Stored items

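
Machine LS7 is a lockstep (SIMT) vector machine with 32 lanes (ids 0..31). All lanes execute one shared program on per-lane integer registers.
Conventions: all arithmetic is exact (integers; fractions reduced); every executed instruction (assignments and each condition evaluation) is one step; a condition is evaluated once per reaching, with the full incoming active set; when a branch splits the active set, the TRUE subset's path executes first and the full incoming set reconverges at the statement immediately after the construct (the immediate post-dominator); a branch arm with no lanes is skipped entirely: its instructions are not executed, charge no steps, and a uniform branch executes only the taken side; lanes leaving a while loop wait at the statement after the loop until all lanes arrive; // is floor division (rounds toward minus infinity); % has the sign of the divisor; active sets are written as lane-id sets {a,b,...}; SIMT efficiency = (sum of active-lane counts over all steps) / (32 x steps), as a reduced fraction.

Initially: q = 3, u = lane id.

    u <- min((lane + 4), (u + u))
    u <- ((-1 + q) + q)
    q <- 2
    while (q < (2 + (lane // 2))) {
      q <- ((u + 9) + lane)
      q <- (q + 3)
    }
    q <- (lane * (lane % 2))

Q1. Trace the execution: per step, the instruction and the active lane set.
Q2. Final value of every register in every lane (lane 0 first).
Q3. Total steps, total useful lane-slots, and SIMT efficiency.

step 0: u <- min((lane + 4), (u + u)) {0,1,2,3,4,5,6,7,8,9,10,11,12,13,14,15,16,17,18,19,20,21,22,23,24,25,26,27,28,29,30,31}
step 1: u <- ((-1 + q) + q)          {0,1,2,3,4,5,6,7,8,9,10,11,12,13,14,15,16,17,18,19,20,21,22,23,24,25,26,27,28,29,30,31}
step 2: q <- 2                       {0,1,2,3,4,5,6,7,8,9,10,11,12,13,14,15,16,17,18,19,20,21,22,23,24,25,26,27,28,29,30,31}
step 3: eval (q < (2 + (lane // 2))) {0,1,2,3,4,5,6,7,8,9,10,11,12,13,14,15,16,17,18,19,20,21,22,23,24,25,26,27,28,29,30,31}
step 4: q <- ((u + 9) + lane)        {2,3,4,5,6,7,8,9,10,11,12,13,14,15,16,17,18,19,20,21,22,23,24,25,26,27,28,29,30,31}
step 5: q <- (q + 3)                 {2,3,4,5,6,7,8,9,10,11,12,13,14,15,16,17,18,19,20,21,22,23,24,25,26,27,28,29,30,31}
step 6: eval (q < (2 + (lane // 2))) {2,3,4,5,6,7,8,9,10,11,12,13,14,15,16,17,18,19,20,21,22,23,24,25,26,27,28,29,30,31}
step 7: q <- (lane * (lane % 2))     {0,1,2,3,4,5,6,7,8,9,10,11,12,13,14,15,16,17,18,19,20,21,22,23,24,25,26,27,28,29,30,31}

Answer: 8 steps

q: 0,1,0,3,0,5,0,7,0,9,0,11,0,13,0,15,0,17,0,19,0,21,0,23,0,25,0,27,0,29,0,31
u: 5,5,5,5,5,5,5,5,5,5,5,5,5,5,5,5,5,5,5,5,5,5,5,5,5,5,5,5,5,5,5,5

steps = 8; useful = 250; efficiency = 250/256 = 125/128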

**What you should do:** Each line above, from the one that contains "Q3. Total steps, total" to the last line of the records, should be repeated exactly. Leave out all others.

**Reply to the exercise:**
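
Q3. Total steps, total useful lane-slots, and SIMT efficiency.

step 0: u <- min((lane + 4), (u + u)) {0,1,2,3,4,5,6,7,8,9,10,11,12,13,14,15,16,17,18,19,20,21,22,23,24,25,26,27,28,29,30,31}
step 1: u <- ((-1 + q) + q)          {0,1,2,3,4,5,6,7,8,9,10,11,12,13,14,15,16,17,18,19,20,21,22,23,24,25,26,27,28,29,30,31}
step 2: q <- 2                       {0,1,2,3,4,5,6,7,8,9,10,11,12,13,14,15,16,17,18,19,20,21,22,23,24,25,26,27,28,29,30,31}
step 3: eval (q < (2 + (lane // 2))) {0,1,2,3,4,5,6,7,8,9,10,11,12,13,14,15,16,17,18,19,20,21,22,23,24,25,26,27,28,29,30,31}
step 4: q <- ((u + 9) + lane)        {2,3,4,5,6,7,8,9,10,11,12,13,14,15,16,17,18,19,20,21,22,23,24,25,26,27,28,29,30,31}
step 5: q <- (q + 3)                 {2,3,4,5,6,7,8,9,10,11,12,13,14,15,16,17,18,19,20,21,22,23,24,25,26,27,28,29,30,31}
step 6: eval (q < (2 + (lane // 2))) {2,3,4,5,6,7,8,9,10,11,12,13,14,15,16,17,18,19,20,21,22,23,24,25,26,27,28,29,30,31}
step 7: q <- (lane * (lane % 2))     {0,1,2,3,4,5,6,7,8,9,10,11,12,13,14,15,16,17,18,19,20,21,22,23,24,25,26,27,28,29,30,31}

Answer: 8 steps

q: 0,1,0,3,0,5,0,7,0,9,0,11,0,13,0,15,0,17,0,19,0,21,0,23,0,25,0,27,0,29,0,31
u: 5,5,5,5,5,5,5,5,5,5,5,5,5,5,5,5,5,5,5,5,5,5,5,5,5,5,5,5,5,5,5,5

steps = 8; useful = 250; efficiency = 250/256 = 125/128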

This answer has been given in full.